■ **About this exercise**:
Search the records for the string "unknowns", then copy each line that has it.
►
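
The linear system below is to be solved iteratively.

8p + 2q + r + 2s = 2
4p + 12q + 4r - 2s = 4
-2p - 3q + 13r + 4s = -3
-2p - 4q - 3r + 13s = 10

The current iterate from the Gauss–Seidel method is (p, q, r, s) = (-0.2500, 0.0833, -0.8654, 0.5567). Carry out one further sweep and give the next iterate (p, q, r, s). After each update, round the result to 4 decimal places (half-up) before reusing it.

One sweep:
  p = (2 - (2)·0.0833 - (1)·-0.8654 - (2)·0.5567) / (8) = 0.1982
  q = (4 - (4)·0.1982 - (4)·-0.8654 - (-2)·0.5567) / (12) = 0.6485
  r = (-3 - (-2)·0.1982 - (-3)·0.6485 - (4)·0.5567) / (13) = -0.2219
  s = (10 - (-2)·0.1982 - (-4)·0.6485 - (-3)·-0.2219) / (13) = 0.9481

(0.1982, 0.6485, -0.2219, 0.9481)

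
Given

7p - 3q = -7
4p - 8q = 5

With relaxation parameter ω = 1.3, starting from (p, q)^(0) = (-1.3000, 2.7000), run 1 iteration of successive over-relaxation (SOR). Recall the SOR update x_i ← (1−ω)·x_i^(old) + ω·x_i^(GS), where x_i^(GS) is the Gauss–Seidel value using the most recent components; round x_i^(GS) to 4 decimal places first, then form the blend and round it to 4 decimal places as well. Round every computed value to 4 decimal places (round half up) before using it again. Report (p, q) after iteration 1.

Iteration 1:
  p: GS value = (-7 - (-3)·2.7000) / (7) = 0.1571;  p ← (1−ω)·-1.3000 + ω·0.1571 = 0.5942
  q: GS value = (5 - (4)·0.5942) / (-8) = -0.3279;  q ← (1−ω)·2.7000 + ω·-0.3279 = -1.2363

(0.5942, -1.2363)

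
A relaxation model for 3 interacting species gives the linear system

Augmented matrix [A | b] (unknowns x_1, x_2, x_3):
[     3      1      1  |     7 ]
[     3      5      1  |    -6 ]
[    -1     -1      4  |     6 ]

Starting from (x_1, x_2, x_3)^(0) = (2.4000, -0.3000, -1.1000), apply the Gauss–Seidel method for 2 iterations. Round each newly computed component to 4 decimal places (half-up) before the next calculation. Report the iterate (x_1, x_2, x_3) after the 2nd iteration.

(2.7083, -3.1320, 1.3941)

Iteration 1:
  x_1 = (7 - (1)·-0.3000 - (1)·-1.1000) / (3) = 2.8000
  x_2 = (-6 - (3)·2.8000 - (1)·-1.1000) / (5) = -2.6600
  x_3 = (6 - (-1)·2.8000 - (-1)·-2.6600) / (4) = 1.5350
Iteration 2:
  x_1 = (7 - (1)·-2.6600 - (1)·1.5350) / (3) = 2.7083
  x_2 = (-6 - (3)·2.7083 - (1)·1.5350) / (5) = -3.1320
  x_3 = (6 - (-1)·2.7083 - (-1)·-3.1320) / (4) = 1.3941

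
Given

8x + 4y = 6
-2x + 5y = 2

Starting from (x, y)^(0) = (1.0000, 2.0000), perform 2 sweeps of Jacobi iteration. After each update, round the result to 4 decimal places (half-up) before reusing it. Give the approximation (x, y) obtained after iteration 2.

Iteration 1:
  x = (6 - (4)·2.0000) / (8) = -0.2500
  y = (2 - (-2)·1.0000) / (5) = 0.8000
Iteration 2:
  x = (6 - (4)·0.8000) / (8) = 0.3500
  y = (2 - (-2)·-0.2500) / (5) = 0.3000

(0.3500, 0.3000)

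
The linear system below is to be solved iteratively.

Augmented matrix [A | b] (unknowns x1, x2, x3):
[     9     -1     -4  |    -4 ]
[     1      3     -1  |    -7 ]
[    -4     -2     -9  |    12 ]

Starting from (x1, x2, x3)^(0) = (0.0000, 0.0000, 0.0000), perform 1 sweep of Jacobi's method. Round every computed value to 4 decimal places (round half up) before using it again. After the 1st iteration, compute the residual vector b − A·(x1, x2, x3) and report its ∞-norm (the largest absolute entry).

Iteration 1:
  x1 = (-4 - (-1)·0.0000 - (-4)·0.0000) / (9) = -0.4444
  x2 = (-7 - (1)·0.0000 - (-1)·0.0000) / (3) = -2.3333
  x3 = (12 - (-4)·0.0000 - (-2)·0.0000) / (-9) = -1.3333
Residual b − A·x = (-7.6669, -0.8890, -6.4439); ∞-norm = 7.6669

7.6669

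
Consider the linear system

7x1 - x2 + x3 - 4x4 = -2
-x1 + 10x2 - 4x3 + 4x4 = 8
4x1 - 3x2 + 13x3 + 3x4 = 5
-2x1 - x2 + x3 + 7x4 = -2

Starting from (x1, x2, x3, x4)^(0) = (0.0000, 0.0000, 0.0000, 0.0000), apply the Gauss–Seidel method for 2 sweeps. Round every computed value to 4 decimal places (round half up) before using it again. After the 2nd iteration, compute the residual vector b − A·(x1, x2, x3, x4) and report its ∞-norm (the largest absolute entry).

Iteration 1:
  x1 = (-2 - (-1)·0.0000 - (1)·0.0000 - (-4)·0.0000) / (7) = -0.2857
  x2 = (8 - (-1)·-0.2857 - (-4)·0.0000 - (4)·0.0000) / (10) = 0.7714
  x3 = (5 - (4)·-0.2857 - (-3)·0.7714 - (3)·0.0000) / (13) = 0.6505
  x4 = (-2 - (-2)·-0.2857 - (-1)·0.7714 - (1)·0.6505) / (7) = -0.3501
Iteration 2:
  x1 = (-2 - (-1)·0.7714 - (1)·0.6505 - (-4)·-0.3501) / (7) = -0.4685
  x2 = (8 - (-1)·-0.4685 - (-4)·0.6505 - (4)·-0.3501) / (10) = 1.1534
  x3 = (5 - (4)·-0.4685 - (-3)·1.1534 - (3)·-0.3501) / (13) = 0.8757
  x4 = (-2 - (-2)·-0.4685 - (-1)·1.1534 - (1)·0.8757) / (7) = -0.3799
Residual b − A·x = (0.0376, 1.0199, 0.0898, 0.0000); ∞-norm = 1.0199

1.0199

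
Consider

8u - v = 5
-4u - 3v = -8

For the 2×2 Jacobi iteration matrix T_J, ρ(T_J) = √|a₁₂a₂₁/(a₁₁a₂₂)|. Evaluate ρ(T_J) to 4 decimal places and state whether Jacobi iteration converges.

a₁₂a₂₁/(a₁₁a₂₂) = (-1)·(-4) / ((8)·(-3)) = -0.166667
ρ = √|-0.166667| = √0.166667 = 0.4082
ρ < 1, so Jacobi converges

0.4082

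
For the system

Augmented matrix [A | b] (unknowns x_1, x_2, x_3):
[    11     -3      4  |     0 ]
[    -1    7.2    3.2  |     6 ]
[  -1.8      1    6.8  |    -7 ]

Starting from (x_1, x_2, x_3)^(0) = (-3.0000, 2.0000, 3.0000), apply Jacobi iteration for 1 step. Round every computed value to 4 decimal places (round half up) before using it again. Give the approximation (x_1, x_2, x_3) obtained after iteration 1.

Iteration 1:
  x_1 = (0 - (-3)·2.0000 - (4)·3.0000) / (11) = -0.5455
  x_2 = (6 - (-1)·-3.0000 - (3.2)·3.0000) / (7.2) = -0.9167
  x_3 = (-7 - (-1.8)·-3.0000 - (1)·2.0000) / (6.8) = -2.1176

(-0.5455, -0.9167, -2.1176)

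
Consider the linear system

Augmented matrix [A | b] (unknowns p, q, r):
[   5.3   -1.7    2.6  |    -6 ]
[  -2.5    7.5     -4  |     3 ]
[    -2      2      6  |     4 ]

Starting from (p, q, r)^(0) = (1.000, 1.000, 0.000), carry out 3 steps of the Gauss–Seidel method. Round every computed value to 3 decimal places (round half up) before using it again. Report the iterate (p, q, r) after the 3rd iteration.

Iteration 1:
  p = (-6 - (-1.7)·1.000 - (2.6)·0.000) / (5.3) = -0.811
  q = (3 - (-2.5)·-0.811 - (-4)·0.000) / (7.5) = 0.130
  r = (4 - (-2)·-0.811 - (2)·0.130) / (6) = 0.353
Iteration 2:
  p = (-6 - (-1.7)·0.130 - (2.6)·0.353) / (5.3) = -1.264
  q = (3 - (-2.5)·-1.264 - (-4)·0.353) / (7.5) = 0.167
  r = (4 - (-2)·-1.264 - (2)·0.167) / (6) = 0.190
Iteration 3:
  p = (-6 - (-1.7)·0.167 - (2.6)·0.190) / (5.3) = -1.172
  q = (3 - (-2.5)·-1.172 - (-4)·0.190) / (7.5) = 0.111
  r = (4 - (-2)·-1.172 - (2)·0.111) / (6) = 0.239

(-1.172, 0.111, 0.239)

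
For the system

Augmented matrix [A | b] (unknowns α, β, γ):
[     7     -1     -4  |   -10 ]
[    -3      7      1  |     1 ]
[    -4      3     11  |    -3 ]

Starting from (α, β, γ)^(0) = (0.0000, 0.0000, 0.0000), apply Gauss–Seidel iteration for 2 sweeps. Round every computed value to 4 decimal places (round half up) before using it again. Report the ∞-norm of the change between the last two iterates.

0.4466

Iteration 1:
  α = (-10 - (-1)·0.0000 - (-4)·0.0000) / (7) = -1.4286
  β = (1 - (-3)·-1.4286 - (1)·0.0000) / (7) = -0.4694
  γ = (-3 - (-4)·-1.4286 - (3)·-0.4694) / (11) = -0.6642
Iteration 2:
  α = (-10 - (-1)·-0.4694 - (-4)·-0.6642) / (7) = -1.8752
  β = (1 - (-3)·-1.8752 - (1)·-0.6642) / (7) = -0.5659
  γ = (-3 - (-4)·-1.8752 - (3)·-0.5659) / (11) = -0.8003
Change: (-0.4466, -0.0965, -0.1361) → max |·| = 0.4466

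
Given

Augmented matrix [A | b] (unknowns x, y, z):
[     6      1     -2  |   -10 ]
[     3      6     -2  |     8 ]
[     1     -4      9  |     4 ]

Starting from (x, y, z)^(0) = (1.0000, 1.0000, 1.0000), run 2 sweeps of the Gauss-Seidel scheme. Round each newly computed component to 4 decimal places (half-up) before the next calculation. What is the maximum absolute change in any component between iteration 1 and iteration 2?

Iteration 1:
  x = (-10 - (1)·1.0000 - (-2)·1.0000) / (6) = -1.5000
  y = (8 - (3)·-1.5000 - (-2)·1.0000) / (6) = 2.4167
  z = (4 - (1)·-1.5000 - (-4)·2.4167) / (9) = 1.6852
Iteration 2:
  x = (-10 - (1)·2.4167 - (-2)·1.6852) / (6) = -1.5077
  y = (8 - (3)·-1.5077 - (-2)·1.6852) / (6) = 2.6489
  z = (4 - (1)·-1.5077 - (-4)·2.6489) / (9) = 1.7893
Change: (-0.0077, 0.2322, 0.1041) → max |·| = 0.2322

0.2322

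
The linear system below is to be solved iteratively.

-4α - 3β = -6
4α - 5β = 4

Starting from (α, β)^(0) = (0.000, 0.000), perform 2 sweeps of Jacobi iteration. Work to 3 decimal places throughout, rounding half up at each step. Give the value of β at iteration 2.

0.400

Iteration 1:
  α = (-6 - (-3)·0.000) / (-4) = 1.500
  β = (4 - (4)·0.000) / (-5) = -0.800
Iteration 2:
  α = (-6 - (-3)·-0.800) / (-4) = 2.100
  β = (4 - (4)·1.500) / (-5) = 0.400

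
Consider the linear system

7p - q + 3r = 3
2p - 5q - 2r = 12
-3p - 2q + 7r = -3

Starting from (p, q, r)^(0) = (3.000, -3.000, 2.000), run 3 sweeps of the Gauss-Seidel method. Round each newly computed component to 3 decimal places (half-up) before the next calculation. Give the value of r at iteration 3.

Iteration 1:
  p = (3 - (-1)·-3.000 - (3)·2.000) / (7) = -0.857
  q = (12 - (2)·-0.857 - (-2)·2.000) / (-5) = -3.543
  r = (-3 - (-3)·-0.857 - (-2)·-3.543) / (7) = -1.808
Iteration 2:
  p = (3 - (-1)·-3.543 - (3)·-1.808) / (7) = 0.697
  q = (12 - (2)·0.697 - (-2)·-1.808) / (-5) = -1.398
  r = (-3 - (-3)·0.697 - (-2)·-1.398) / (7) = -0.529
Iteration 3:
  p = (3 - (-1)·-1.398 - (3)·-0.529) / (7) = 0.456
  q = (12 - (2)·0.456 - (-2)·-0.529) / (-5) = -2.006
  r = (-3 - (-3)·0.456 - (-2)·-2.006) / (7) = -0.806

-0.806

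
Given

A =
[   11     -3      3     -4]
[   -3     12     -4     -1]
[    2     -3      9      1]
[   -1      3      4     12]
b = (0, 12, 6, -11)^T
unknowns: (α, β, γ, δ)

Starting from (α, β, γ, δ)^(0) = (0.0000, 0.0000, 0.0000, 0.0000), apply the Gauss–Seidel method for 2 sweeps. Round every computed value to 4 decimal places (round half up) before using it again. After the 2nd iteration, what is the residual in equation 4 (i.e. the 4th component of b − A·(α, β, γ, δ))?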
◄
■ **Your response**:
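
Augmented matrix [A | b] (unknowns x_1, x_2, x_3):
Augmented matrix [A | b] (unknowns x1, x2, x3):
Augmented matrix [A | b] (unknowns x_1, x_2, x_3):
Augmented matrix [A | b] (unknowns p, q, r):
Augmented matrix [A | b] (unknowns α, β, γ):
Augmented matrix [A | b] (unknowns x, y, z):
unknowns: (α, β, γ, δ)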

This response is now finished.